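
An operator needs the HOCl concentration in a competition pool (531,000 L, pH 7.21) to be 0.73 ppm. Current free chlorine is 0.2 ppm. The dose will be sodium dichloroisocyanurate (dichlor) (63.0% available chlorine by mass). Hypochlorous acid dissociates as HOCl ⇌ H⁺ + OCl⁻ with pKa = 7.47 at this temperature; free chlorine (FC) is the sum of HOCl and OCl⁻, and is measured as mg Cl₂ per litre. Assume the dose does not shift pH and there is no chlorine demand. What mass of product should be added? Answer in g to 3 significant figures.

[OCl⁻]/[HOCl] = 10^(pH − pKa) = 10^(7.21 − 7.47) = 0.5495; fraction as HOCl = 1/(1 + 0.5495) = 0.6454.
Free chlorine required for 0.73 ppm HOCl: 0.73 / 0.6454 = 1.131 ppm.
FC to add: 1.131 − 0.2 = 0.9312 mg/L as Cl₂.
Cl₂ equivalent: 0.9312 mg/L × 531,000 L = 494.4 g.
Product at 63.0% available Cl: 494.4 / 0.63 = 784.8 g.

785 g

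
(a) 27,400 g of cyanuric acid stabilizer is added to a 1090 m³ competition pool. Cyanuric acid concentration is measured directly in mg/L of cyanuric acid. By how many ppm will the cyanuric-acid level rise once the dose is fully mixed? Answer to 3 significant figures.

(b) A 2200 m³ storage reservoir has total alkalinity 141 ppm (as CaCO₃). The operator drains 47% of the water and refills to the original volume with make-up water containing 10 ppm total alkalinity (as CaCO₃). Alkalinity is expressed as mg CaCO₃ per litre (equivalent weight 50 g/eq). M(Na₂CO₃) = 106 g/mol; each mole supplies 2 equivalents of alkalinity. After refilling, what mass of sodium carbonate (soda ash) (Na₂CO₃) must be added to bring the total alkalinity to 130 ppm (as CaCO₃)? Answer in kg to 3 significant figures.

(a) Volume: 1090 m³ = 1,090,000 L.
(a) Rise: 27,400 g / 1,090,000 L × 1000 = 25.14 mg/L.

(b) Volume: 2200 m³ = 2,200,000 L.
(b) After draining 47% and refilling: 141 × 0.53 + 10 × 0.47 = 79.43 ppm.
(b) Deficit to target: 130 − 79.43 = 50.57 mg/L.
(b) As CaCO₃: 50.57 mg/L × 2,200,000 L = 111,300 g; ÷ 50 g/eq ÷ 2 = 1113 mol Na₂CO₃.
(b) Mass: 1113 × 106 = 117,900 g.

(a) 25.1 ppm; (b) 118 kg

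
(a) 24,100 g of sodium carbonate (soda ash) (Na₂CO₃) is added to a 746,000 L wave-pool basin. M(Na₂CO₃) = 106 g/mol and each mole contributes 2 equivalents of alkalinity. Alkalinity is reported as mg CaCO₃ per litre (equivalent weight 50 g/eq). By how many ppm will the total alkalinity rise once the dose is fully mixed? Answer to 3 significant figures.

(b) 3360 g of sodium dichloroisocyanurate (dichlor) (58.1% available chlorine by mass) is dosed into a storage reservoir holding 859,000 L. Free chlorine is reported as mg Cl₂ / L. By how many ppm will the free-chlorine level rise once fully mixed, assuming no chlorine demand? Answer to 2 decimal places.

(a) Moles of Na₂CO₃: 24,100 g ÷ 106 g/mol = 227.4 mol → 454.7 eq of alkalinity.
(a) As CaCO₃: 454.7 eq × 50 g/eq = 22,740 g.
(a) Rise: 22,740 g / 746,000 L × 1000 = 30.48 mg/L.

(b) Available chlorine delivered: 3360 g × 0.581 = 1952 g as Cl₂.
(b) Concentration rise: 1952 g / 859,000 L = 2.273 mg/L = 2.27 ppm.

(a) 30.5 ppm; (b) 2.27 ppm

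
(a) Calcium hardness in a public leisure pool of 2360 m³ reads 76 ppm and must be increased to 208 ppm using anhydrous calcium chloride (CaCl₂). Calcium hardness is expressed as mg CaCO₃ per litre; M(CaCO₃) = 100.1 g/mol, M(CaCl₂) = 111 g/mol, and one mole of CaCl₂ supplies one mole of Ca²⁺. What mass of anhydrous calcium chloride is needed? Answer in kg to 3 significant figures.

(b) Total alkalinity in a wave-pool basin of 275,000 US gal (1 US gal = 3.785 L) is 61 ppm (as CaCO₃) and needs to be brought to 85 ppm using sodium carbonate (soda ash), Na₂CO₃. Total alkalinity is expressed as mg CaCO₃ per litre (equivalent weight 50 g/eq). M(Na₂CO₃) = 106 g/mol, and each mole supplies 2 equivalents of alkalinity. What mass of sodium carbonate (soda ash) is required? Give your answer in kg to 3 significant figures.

(a) Volume: 2360 m³ = 2,360,000 L.
(a) Hardness to add: (208 − 76) = 132 mg/L as CaCO₃ × 2,360,000 L = 311,500 g as CaCO₃.
(a) Moles of Ca²⁺ (1 mol Ca²⁺ ≡ 1 mol CaCO₃): 311,500 / 100.1 g/mol = 3112 mol.
(a) Mass of CaCl₂: 3112 × 111 = 345,400 g.

(b) Volume: 275,000 US gal × 3.785 L/gal = 1,040,875 L.
(b) Alkalinity to add: (85 − 61) = 24 mg/L as CaCO₃ × 1,040,875 L = 24,980 g as CaCO₃.
(b) Equivalents: 24,980 g ÷ 50 g/eq = 499.6 eq.
(b) Each mole of Na₂CO₃ supplies 2 eq, so 499.6 / 2 = 249.8 mol.
(b) Mass: 249.8 mol × 106 g/mol = 26,480 g.

(a) 345 kg; (b) 26.5 kg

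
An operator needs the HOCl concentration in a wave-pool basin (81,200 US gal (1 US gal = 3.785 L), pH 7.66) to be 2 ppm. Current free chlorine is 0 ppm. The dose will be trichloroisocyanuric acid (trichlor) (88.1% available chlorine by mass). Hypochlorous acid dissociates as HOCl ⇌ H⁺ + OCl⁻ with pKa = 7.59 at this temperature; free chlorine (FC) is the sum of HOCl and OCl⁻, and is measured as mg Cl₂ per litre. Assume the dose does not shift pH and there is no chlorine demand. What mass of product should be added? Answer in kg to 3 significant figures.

1.52 kg

Volume: 81,200 US gal × 3.785 L/gal = 307,342 L.
[OCl⁻]/[HOCl] = 10^(pH − pKa) = 10^(7.66 − 7.59) = 1.175; fraction as HOCl = 1/(1 + 1.175) = 0.4598.
Free chlorine required for 2 ppm HOCl: 2 / 0.4598 = 4.35 ppm.
FC to add: 4.35 − 0 = 4.35 mg/L as Cl₂.
Cl₂ equivalent: 4.35 mg/L × 307,342 L = 1337 g.
Product at 88.1% available Cl: 1337 / 0.881 = 1517 g.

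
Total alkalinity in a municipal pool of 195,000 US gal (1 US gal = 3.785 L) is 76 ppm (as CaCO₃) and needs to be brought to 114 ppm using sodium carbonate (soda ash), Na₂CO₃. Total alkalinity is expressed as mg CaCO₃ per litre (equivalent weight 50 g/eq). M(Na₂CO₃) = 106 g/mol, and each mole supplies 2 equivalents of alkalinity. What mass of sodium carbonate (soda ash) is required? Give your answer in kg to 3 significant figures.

29.7 kg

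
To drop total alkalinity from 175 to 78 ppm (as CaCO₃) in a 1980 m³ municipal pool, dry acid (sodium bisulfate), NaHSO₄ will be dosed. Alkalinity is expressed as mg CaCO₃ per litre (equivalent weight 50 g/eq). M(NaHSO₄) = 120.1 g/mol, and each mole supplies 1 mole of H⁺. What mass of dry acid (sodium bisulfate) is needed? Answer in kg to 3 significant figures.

Volume: 1980 m³ = 1,980,000 L.
Alkalinity to neutralize: (175 − 78) = 97 mg/L as CaCO₃ × 1,980,000 L = 192,100 g as CaCO₃.
Equivalents of H⁺ required: 192,100 ÷ 50 g/eq = 3841 eq = 3841 mol NaHSO₄.
Mass of NaHSO₄: 3841 × 120.1 = 461,300 g.

461 kg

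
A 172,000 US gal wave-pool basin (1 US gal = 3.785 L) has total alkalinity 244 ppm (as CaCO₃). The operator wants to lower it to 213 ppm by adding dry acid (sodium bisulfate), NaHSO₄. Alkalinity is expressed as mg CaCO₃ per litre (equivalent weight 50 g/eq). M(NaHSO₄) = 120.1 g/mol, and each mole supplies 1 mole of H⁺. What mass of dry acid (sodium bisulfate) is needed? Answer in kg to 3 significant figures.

48.5 kg

Volume: 172,000 US gal × 3.785 L/gal = 651,020 L.
Alkalinity to neutralize: (244 − 213) = 31 mg/L as CaCO₃ × 651,020 L = 20,180 g as CaCO₃.
Equivalents of H⁺ required: 20,180 ÷ 50 g/eq = 403.6 eq = 403.6 mol NaHSO₄.
Mass of NaHSO₄: 403.6 × 120.1 = 48,480 g.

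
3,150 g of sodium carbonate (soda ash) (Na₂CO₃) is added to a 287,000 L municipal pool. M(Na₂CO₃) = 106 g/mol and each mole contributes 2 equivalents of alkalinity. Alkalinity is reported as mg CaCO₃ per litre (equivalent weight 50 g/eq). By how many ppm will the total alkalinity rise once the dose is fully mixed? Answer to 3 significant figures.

Moles of Na₂CO₃: 3,150 g ÷ 106 g/mol = 29.72 mol → 59.43 eq of alkalinity.
As CaCO₃: 59.43 eq × 50 g/eq = 2972 g.
Rise: 2972 g / 287,000 L × 1000 = 10.35 mg/L.

10.4 ppm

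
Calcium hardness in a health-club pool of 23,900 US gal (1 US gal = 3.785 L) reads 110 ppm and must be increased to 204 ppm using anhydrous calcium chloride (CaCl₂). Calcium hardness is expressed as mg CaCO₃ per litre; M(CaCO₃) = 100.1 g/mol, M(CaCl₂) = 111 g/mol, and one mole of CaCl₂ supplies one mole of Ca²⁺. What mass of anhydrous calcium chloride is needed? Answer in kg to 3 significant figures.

Volume: 23,900 US gal × 3.785 L/gal = 90,462 L.
Hardness to add: (204 − 110) = 94 mg/L as CaCO₃ × 90,462 L = 8503 g as CaCO₃.
Moles of Ca²⁺ (1 mol Ca²⁺ ≡ 1 mol CaCO₃): 8503 / 100.1 g/mol = 84.95 mol.
Mass of CaCl₂: 84.95 × 111 = 9429 g.

9.43 kg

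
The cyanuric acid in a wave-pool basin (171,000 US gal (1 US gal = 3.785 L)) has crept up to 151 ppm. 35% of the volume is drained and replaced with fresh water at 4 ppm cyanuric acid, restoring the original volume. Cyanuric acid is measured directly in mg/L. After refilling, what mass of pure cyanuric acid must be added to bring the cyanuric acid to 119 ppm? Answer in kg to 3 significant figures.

Volume: 171,000 US gal × 3.785 L/gal = 647,235 L.
After draining 35% and refilling: 151 × 0.65 + 4 × 0.35 = 99.55 ppm.
Deficit to target: 119 − 99.55 = 19.45 mg/L.
Mass: 19.45 mg/L × 647,235 L = 12,590 g cyanuric acid.

12.6 kg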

:::

• **What the exercise asks**: In exact wording, restate the lines of the data above from the first through the one holding "(a) 27,400 g", and stop after that line.

• **Response**:
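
An operator needs the HOCl concentration in a competition pool (531,000 L, pH 7.21) to be 0.73 ppm. Current free chlorine is 0.2 ppm. The dose will be sodium dichloroisocyanurate (dichlor) (63.0% available chlorine by mass). Hypochlorous acid dissociates as HOCl ⇌ H⁺ + OCl⁻ with pKa = 7.47 at this temperature; free chlorine (FC) is the sum of HOCl and OCl⁻, and is measured as mg Cl₂ per litre. Assume the dose does not shift pH and there is no chlorine demand. What mass of product should be added? Answer in g to 3 significant figures.

[OCl⁻]/[HOCl] = 10^(pH − pKa) = 10^(7.21 − 7.47) = 0.5495; fraction as HOCl = 1/(1 + 0.5495) = 0.6454.
Free chlorine required for 0.73 ppm HOCl: 0.73 / 0.6454 = 1.131 ppm.
FC to add: 1.131 − 0.2 = 0.9312 mg/L as Cl₂.
Cl₂ equivalent: 0.9312 mg/L × 531,000 L = 494.4 g.
Product at 63.0% available Cl: 494.4 / 0.63 = 784.8 g.

785 g

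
(a) 27,400 g of cyanuric acid stabilizer is added to a 1090 m³ competition pool. Cyanuric acid concentration is measured directly in mg/L of cyanuric acid. By how many ppm will the cyanuric-acid level rise once the dose is fully mixed? Answer to 3 significant figures.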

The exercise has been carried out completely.